Exercise brief
Exactly and without additions, transcribe the line that contains "r\right) \left(r +" and every line after it in the data.

Given data

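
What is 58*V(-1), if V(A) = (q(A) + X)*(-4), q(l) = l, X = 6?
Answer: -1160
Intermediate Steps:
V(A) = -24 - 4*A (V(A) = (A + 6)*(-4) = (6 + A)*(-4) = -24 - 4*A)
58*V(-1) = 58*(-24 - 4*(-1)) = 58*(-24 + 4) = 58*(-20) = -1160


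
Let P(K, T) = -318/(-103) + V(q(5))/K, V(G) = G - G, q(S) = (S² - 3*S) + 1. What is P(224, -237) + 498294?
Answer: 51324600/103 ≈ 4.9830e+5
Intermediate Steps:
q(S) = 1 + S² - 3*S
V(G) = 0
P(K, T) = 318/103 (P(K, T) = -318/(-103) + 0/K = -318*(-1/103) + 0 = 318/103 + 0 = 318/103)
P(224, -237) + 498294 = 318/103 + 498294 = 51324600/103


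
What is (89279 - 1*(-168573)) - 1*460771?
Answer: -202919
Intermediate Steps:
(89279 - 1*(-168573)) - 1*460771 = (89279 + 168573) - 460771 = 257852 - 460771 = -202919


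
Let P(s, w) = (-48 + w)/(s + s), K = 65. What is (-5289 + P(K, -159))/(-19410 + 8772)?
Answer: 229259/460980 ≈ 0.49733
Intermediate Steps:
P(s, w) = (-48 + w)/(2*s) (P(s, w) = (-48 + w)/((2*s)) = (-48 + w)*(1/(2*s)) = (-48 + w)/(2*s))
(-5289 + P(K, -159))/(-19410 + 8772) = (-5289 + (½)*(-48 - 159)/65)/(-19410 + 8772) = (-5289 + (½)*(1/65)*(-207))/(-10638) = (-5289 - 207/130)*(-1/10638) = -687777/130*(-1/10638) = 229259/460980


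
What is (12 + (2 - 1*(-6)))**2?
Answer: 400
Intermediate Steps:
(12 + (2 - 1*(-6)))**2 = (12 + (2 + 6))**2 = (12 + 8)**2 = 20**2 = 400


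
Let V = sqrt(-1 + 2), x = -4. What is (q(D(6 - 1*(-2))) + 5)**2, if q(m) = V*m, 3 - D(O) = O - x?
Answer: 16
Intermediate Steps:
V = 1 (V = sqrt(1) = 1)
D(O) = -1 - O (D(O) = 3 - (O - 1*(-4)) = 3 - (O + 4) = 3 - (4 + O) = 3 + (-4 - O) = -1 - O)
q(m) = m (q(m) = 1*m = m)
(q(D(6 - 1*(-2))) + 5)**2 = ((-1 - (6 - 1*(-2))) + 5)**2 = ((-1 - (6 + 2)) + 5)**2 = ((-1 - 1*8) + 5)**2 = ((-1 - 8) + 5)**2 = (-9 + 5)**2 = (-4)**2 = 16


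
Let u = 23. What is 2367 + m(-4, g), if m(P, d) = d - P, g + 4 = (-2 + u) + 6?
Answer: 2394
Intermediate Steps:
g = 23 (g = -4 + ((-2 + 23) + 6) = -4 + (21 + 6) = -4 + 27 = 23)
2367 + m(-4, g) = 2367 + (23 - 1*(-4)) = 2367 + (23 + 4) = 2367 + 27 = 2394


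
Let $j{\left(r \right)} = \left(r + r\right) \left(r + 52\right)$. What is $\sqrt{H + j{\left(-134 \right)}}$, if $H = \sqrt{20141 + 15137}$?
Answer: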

Exercise result
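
Let $j{\left(r \right)} = \left(r + r\right) \left(r + 52\right)$. What is $\sqrt{H + j{\left(-134 \right)}}$, if $H = \sqrt{20141 + 15137}$?
Answer: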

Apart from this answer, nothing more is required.